Work to complete
From the line containing "(a) The carrying" down to the line containing "(e) Marco carried the river." in the records below, reproduce every line exactly, ends included, and omit all others.

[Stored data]
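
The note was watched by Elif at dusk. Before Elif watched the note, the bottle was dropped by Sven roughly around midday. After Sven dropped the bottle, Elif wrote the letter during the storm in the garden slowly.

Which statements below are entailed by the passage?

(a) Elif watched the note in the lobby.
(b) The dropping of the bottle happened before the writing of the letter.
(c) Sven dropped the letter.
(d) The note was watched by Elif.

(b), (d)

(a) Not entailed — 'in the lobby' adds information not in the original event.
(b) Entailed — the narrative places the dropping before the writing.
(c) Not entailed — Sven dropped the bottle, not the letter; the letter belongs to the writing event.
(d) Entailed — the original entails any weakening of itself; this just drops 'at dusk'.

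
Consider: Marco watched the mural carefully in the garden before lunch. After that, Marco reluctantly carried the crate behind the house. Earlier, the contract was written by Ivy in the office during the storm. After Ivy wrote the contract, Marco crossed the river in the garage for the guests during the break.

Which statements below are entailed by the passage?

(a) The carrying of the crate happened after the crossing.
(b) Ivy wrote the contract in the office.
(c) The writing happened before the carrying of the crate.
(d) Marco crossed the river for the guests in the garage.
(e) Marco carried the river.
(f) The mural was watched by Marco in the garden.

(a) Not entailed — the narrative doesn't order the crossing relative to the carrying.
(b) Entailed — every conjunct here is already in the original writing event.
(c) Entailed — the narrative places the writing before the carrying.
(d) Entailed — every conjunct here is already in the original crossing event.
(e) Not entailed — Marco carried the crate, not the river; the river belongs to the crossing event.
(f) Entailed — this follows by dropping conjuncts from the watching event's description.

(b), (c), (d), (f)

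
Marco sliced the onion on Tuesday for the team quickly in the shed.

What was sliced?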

Final answer
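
(a) The carrying of the crate happened after the crossing.
(b) Ivy wrote the contract in the office.
(c) The writing happened before the carrying of the crate.
(d) Marco crossed the river for the guests in the garage.
(e) Marco carried the river.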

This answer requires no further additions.